WHAT YOU WILL DO
Print word for word the first line of the records below and every following line through the one containing "After the update, the posterior mean is x' = [-206/45, 361/45]."; print nothing else.

Stored data
**********

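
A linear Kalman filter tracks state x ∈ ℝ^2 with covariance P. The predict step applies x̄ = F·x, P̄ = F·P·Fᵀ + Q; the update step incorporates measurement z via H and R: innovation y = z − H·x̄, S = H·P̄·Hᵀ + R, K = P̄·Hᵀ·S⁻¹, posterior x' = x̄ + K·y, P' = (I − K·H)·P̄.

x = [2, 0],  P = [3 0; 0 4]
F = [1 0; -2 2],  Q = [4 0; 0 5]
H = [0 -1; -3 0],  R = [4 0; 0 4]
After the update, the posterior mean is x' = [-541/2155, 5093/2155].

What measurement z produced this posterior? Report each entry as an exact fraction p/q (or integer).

z = [-3, 1]

x̄ = F·x = [2, -4]
P̄ = F·P·Fᵀ + Q = [7 -6; -6 33]
S = H·P̄·Hᵀ + R = [37 -18; -18 67]
K = P̄·Hᵀ·S⁻¹ = [24/2155 -669/2155; -1887/2155 72/2155]
x' − x̄ = [-4851/2155, 13713/2155] = K·y
y = (KᵀK)⁻¹·Kᵀ·(x' − x̄) = [-7, 7]
z = y + H·x̄ = [-7, 7] + [4, -6] = [-3, 1]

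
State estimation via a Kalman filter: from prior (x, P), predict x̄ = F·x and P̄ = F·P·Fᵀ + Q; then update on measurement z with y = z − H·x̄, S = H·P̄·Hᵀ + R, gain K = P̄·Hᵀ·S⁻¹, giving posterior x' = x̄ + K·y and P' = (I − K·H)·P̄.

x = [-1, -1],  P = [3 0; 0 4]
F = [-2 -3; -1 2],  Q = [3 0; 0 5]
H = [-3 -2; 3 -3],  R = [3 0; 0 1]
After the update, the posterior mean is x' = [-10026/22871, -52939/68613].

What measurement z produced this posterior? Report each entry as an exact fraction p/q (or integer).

z = [3, 1]

x̄ = F·x = [5, -1]
P̄ = F·P·Fᵀ + Q = [51 -18; -18 24]
S = H·P̄·Hᵀ + R = [342 -369; -369 1000]
K = P̄·Hᵀ·S⁻¹ = [-4513/22871 3069/22871; -13498/68613 -4542/22871]
x' − x̄ = [-124381/22871, 15674/68613] = K·y
y = (KᵀK)⁻¹·Kᵀ·(x' − x̄) = [16, -17]
z = y + H·x̄ = [16, -17] + [-13, 18] = [3, 1]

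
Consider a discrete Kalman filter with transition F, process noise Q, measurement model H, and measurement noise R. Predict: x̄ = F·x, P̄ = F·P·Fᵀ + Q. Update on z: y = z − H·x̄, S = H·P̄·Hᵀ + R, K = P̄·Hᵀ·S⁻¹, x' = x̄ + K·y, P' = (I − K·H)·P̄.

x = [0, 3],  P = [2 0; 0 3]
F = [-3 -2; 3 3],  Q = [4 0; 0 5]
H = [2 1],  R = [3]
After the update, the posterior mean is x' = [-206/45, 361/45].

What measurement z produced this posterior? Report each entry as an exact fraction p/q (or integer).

x̄ = F·x = [-6, 9]
P̄ = F·P·Fᵀ + Q = [34 -36; -36 50]
S = H·P̄·Hᵀ + R = [45]
K = P̄·Hᵀ·S⁻¹ = [32/45; -22/45]
x' − x̄ = [64/45, -44/45] = K·y
y = (KᵀK)⁻¹·Kᵀ·(x' − x̄) = [2]
z = y + H·x̄ = [2] + [-3] = [-1]

z = [-1]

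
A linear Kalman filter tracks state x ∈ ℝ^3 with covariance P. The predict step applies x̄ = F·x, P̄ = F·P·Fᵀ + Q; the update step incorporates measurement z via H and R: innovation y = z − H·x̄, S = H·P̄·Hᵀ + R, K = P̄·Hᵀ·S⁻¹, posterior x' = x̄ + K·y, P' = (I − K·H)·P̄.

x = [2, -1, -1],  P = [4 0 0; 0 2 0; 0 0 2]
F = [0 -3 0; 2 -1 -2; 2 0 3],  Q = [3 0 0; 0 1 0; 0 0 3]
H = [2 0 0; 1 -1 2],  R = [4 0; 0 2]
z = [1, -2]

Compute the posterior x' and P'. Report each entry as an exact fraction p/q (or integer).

x̄ = F·x = [3, 7, 1]
P̄ = F·P·Fᵀ + Q = [21 6 0; 6 27 4; 0 4 37]
y = z − H·x̄ = [-5, 0]
S = H·P̄·Hᵀ + R = [88 30; 30 170]
K = P̄·Hᵀ·S⁻¹ = [669/1406 3/703; 243/1406 -376/3515; -105/703 308/703]
x' = x̄ + K·y = [873/1406, 8627/1406, 1228/703]
P' = (I − K·H)·P̄ = [669/703 243/703 -210/703; 243/703 82727/3515 8076/703; -210/703 8076/703 4451/703]

x' = [873/1406, 8627/1406, 1228/703]
P' = [669/703 243/703 -210/703; 243/703 82727/3515 8076/703; -210/703 8076/703 4451/703]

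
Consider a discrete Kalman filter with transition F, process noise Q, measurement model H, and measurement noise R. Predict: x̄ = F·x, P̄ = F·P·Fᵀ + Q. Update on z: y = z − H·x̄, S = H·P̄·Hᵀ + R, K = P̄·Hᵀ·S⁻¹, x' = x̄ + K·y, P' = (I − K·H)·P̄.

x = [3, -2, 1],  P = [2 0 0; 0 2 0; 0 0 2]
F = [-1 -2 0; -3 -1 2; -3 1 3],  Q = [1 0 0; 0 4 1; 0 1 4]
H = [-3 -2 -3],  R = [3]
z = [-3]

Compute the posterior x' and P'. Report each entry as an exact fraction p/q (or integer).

x̄ = F·x = [1, -5, -8]
P̄ = F·P·Fᵀ + Q = [11 10 2; 10 32 29; 2 29 42]
y = z − H·x̄ = [-34]
S = H·P̄·Hᵀ + R = [1112]
K = P̄·Hᵀ·S⁻¹ = [-59/1112; -181/1112; -95/556]
x' = x̄ + K·y = [1559/556, 297/556, -609/278]
P' = (I − K·H)·P̄ = [8751/1112 441/1112 -4493/556; 441/1112 2823/1112 -1071/556; -4493/556 -1071/556 2651/278]

x' = [1559/556, 297/556, -609/278]
P' = [8751/1112 441/1112 -4493/556; 441/1112 2823/1112 -1071/556; -4493/556 -1071/556 2651/278]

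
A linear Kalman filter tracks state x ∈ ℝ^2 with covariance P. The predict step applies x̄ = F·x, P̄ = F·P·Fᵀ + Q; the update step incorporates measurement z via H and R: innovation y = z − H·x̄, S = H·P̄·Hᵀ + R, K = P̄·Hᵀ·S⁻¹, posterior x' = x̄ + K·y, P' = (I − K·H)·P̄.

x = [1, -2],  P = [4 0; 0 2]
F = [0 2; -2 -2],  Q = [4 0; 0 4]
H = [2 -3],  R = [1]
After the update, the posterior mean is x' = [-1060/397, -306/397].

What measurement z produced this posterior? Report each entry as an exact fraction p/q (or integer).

z = [-3]

x̄ = F·x = [-4, 2]
P̄ = F·P·Fᵀ + Q = [12 -8; -8 28]
S = H·P̄·Hᵀ + R = [397]
K = P̄·Hᵀ·S⁻¹ = [48/397; -100/397]
x' − x̄ = [528/397, -1100/397] = K·y
y = (KᵀK)⁻¹·Kᵀ·(x' − x̄) = [11]
z = y + H·x̄ = [11] + [-14] = [-3]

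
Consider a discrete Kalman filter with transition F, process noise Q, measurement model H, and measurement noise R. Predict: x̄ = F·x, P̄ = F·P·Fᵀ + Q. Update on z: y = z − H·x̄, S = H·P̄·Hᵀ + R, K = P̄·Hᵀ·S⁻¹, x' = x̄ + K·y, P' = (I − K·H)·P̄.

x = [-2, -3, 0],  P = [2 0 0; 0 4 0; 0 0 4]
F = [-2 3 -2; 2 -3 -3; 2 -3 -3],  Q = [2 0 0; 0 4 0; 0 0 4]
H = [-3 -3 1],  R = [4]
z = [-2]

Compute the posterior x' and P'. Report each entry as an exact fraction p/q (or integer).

x' = [-1194/341, 2097/341, 2041/341]
P' = [10484/341 -14996/341 -13828/341; -14996/341 22372/341 21904/341; -13828/341 21904/341 24036/341]

x̄ = F·x = [-5, 5, 5]
P̄ = F·P·Fᵀ + Q = [62 -20 -20; -20 84 80; -20 80 84]
y = z − H·x̄ = [-7]
S = H·P̄·Hᵀ + R = [682]
K = P̄·Hᵀ·S⁻¹ = [-73/341; -56/341; -48/341]
x' = x̄ + K·y = [-1194/341, 2097/341, 2041/341]
P' = (I − K·H)·P̄ = [10484/341 -14996/341 -13828/341; -14996/341 22372/341 21904/341; -13828/341 21904/341 24036/341]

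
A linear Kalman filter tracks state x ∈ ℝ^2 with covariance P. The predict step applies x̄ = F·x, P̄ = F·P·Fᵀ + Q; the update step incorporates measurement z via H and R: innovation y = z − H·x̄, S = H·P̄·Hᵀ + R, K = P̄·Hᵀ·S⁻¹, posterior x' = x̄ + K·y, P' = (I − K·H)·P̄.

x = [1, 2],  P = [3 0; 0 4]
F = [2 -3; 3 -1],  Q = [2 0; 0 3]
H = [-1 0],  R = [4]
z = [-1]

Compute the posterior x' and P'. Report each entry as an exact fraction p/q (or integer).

x̄ = F·x = [-4, 1]
P̄ = F·P·Fᵀ + Q = [50 30; 30 34]
y = z − H·x̄ = [-5]
S = H·P̄·Hᵀ + R = [54]
K = P̄·Hᵀ·S⁻¹ = [-25/27; -5/9]
x' = x̄ + K·y = [17/27, 34/9]
P' = (I − K·H)·P̄ = [100/27 20/9; 20/9 52/3]

x' = [17/27, 34/9]
P' = [100/27 20/9; 20/9 52/3]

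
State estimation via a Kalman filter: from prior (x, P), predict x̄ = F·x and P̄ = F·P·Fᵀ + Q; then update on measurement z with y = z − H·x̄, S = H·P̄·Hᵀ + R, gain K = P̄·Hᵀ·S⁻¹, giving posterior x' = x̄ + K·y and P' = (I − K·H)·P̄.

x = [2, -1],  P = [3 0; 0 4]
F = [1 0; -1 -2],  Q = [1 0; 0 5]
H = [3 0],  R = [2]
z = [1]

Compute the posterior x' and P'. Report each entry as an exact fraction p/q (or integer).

x' = [8/19, 45/38]
P' = [4/19 -3/19; -3/19 831/38]

x̄ = F·x = [2, 0]
P̄ = F·P·Fᵀ + Q = [4 -3; -3 24]
y = z − H·x̄ = [-5]
S = H·P̄·Hᵀ + R = [38]
K = P̄·Hᵀ·S⁻¹ = [6/19; -9/38]
x' = x̄ + K·y = [8/19, 45/38]
P' = (I − K·H)·P̄ = [4/19 -3/19; -3/19 831/38]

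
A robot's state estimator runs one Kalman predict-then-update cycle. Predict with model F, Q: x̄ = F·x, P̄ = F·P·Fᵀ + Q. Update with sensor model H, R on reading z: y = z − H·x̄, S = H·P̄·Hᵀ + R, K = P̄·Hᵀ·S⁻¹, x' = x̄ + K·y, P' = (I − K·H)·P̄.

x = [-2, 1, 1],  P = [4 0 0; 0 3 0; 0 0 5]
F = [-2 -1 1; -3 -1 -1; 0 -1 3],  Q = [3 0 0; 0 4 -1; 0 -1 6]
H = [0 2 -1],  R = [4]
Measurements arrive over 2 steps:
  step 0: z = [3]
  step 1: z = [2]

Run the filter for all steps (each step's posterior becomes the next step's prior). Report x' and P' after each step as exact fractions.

step 0: x' = [565/151, 881/302, 422/151], P' = [3739/151 1905/151 3758/151; 1905/151 2615/302 2397/151; 3758/151 2397/151 4954/151]
step 1: x' = [-3097178/1073203, -1211925/1073203, -4520316/1073203], P' = [17552363/1073203 8017375/1073203 15544626/1073203; 8017375/1073203 5908071/1073203 10174674/1073203; 15544626/1073203 10174674/1073203 21354392/1073203]

step 0: x̄ = F·x = [4, 4, 2]
step 0: P̄ = F·P·Fᵀ + Q = [27 22 18; 22 48 -13; 18 -13 54]
step 0: y = z − H·x̄ = [-3]
step 0: S = H·P̄·Hᵀ + R = [302]
step 0: K = P̄·Hᵀ·S⁻¹ = [13/151; 109/302; -40/151]
step 0: x' = x̄ + K·y = [565/151, 881/302, 422/151]
step 0: P' = (I − K·H)·P̄ = [3739/151 1905/151 3758/151; 1905/151 2615/302 2397/151; 3758/151 2397/151 4954/151]
step 1: x̄ = F·x = [-2297/302, -5115/302, 1651/302]
step 1: P̄ = F·P·Fᵀ + Q = [18929/302 49109/302 -24313/302; 49109/302 158577/302 -93213/302; -24313/302 -93213/302 64835/302]
step 1: y = z − H·x̄ = [12485/302]
step 1: S = H·P̄·Hᵀ + R = [1073203/302]
step 1: K = P̄·Hᵀ·S⁻¹ = [122531/1073203; 410367/1073203; -251261/1073203]
step 1: x' = x̄ + K·y = [-3097178/1073203, -1211925/1073203, -4520316/1073203]
step 1: P' = (I − K·H)·P̄ = [17552363/1073203 8017375/1073203 15544626/1073203; 8017375/1073203 5908071/1073203 10174674/1073203; 15544626/1073203 10174674/1073203 21354392/1073203]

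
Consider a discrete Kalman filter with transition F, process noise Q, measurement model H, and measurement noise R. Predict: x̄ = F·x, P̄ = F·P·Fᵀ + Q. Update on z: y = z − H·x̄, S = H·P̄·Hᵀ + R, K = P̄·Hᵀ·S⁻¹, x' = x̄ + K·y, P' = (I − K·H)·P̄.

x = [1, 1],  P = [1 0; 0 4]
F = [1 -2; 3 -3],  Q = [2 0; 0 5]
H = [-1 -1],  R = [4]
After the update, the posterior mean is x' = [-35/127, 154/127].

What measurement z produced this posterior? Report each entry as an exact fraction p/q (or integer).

z = [-1]

x̄ = F·x = [-1, 0]
P̄ = F·P·Fᵀ + Q = [19 27; 27 50]
S = H·P̄·Hᵀ + R = [127]
K = P̄·Hᵀ·S⁻¹ = [-46/127; -77/127]
x' − x̄ = [92/127, 154/127] = K·y
y = (KᵀK)⁻¹·Kᵀ·(x' − x̄) = [-2]
z = y + H·x̄ = [-2] + [1] = [-1]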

**********

SOLVED EXERCISE
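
A linear Kalman filter tracks state x ∈ ℝ^2 with covariance P. The predict step applies x̄ = F·x, P̄ = F·P·Fᵀ + Q; the update step incorporates measurement z via H and R: innovation y = z − H·x̄, S = H·P̄·Hᵀ + R, K = P̄·Hᵀ·S⁻¹, posterior x' = x̄ + K·y, P' = (I − K·H)·P̄.

x = [2, 0],  P = [3 0; 0 4]
F = [1 0; -2 2],  Q = [4 0; 0 5]
H = [0 -1; -3 0],  R = [4 0; 0 4]
After the update, the posterior mean is x' = [-541/2155, 5093/2155].

What measurement z produced this posterior? Report each entry as an exact fraction p/q (or integer).

z = [-3, 1]

x̄ = F·x = [2, -4]
P̄ = F·P·Fᵀ + Q = [7 -6; -6 33]
S = H·P̄·Hᵀ + R = [37 -18; -18 67]
K = P̄·Hᵀ·S⁻¹ = [24/2155 -669/2155; -1887/2155 72/2155]
x' − x̄ = [-4851/2155, 13713/2155] = K·y
y = (KᵀK)⁻¹·Kᵀ·(x' − x̄) = [-7, 7]
z = y + H·x̄ = [-7, 7] + [4, -6] = [-3, 1]

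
State estimation via a Kalman filter: from prior (x, P), predict x̄ = F·x and P̄ = F·P·Fᵀ + Q; then update on measurement z with y = z − H·x̄, S = H·P̄·Hᵀ + R, gain K = P̄·Hᵀ·S⁻¹, giving posterior x' = x̄ + K·y and P' = (I − K·H)·P̄.

x = [-1, -1],  P = [3 0; 0 4]
F = [-2 -3; -1 2],  Q = [3 0; 0 5]
H = [-3 -2; 3 -3],  R = [3 0; 0 1]
After the update, the posterior mean is x' = [-10026/22871, -52939/68613].

What measurement z produced this posterior? Report each entry as an exact fraction p/q (or integer).

z = [3, 1]

x̄ = F·x = [5, -1]
P̄ = F·P·Fᵀ + Q = [51 -18; -18 24]
S = H·P̄·Hᵀ + R = [342 -369; -369 1000]
K = P̄·Hᵀ·S⁻¹ = [-4513/22871 3069/22871; -13498/68613 -4542/22871]
x' − x̄ = [-124381/22871, 15674/68613] = K·y
y = (KᵀK)⁻¹·Kᵀ·(x' − x̄) = [16, -17]
z = y + H·x̄ = [16, -17] + [-13, 18] = [3, 1]

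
Consider a discrete Kalman filter with transition F, process noise Q, measurement model H, and measurement noise R. Predict: x̄ = F·x, P̄ = F·P·Fᵀ + Q. Update on z: y = z − H·x̄, S = H·P̄·Hᵀ + R, K = P̄·Hᵀ·S⁻¹, x' = x̄ + K·y, P' = (I − K·H)·P̄.

x = [0, 3],  P = [2 0; 0 3]
F = [-3 -2; 3 3],  Q = [4 0; 0 5]
H = [2 1],  R = [3]
After the update, the posterior mean is x' = [-206/45, 361/45].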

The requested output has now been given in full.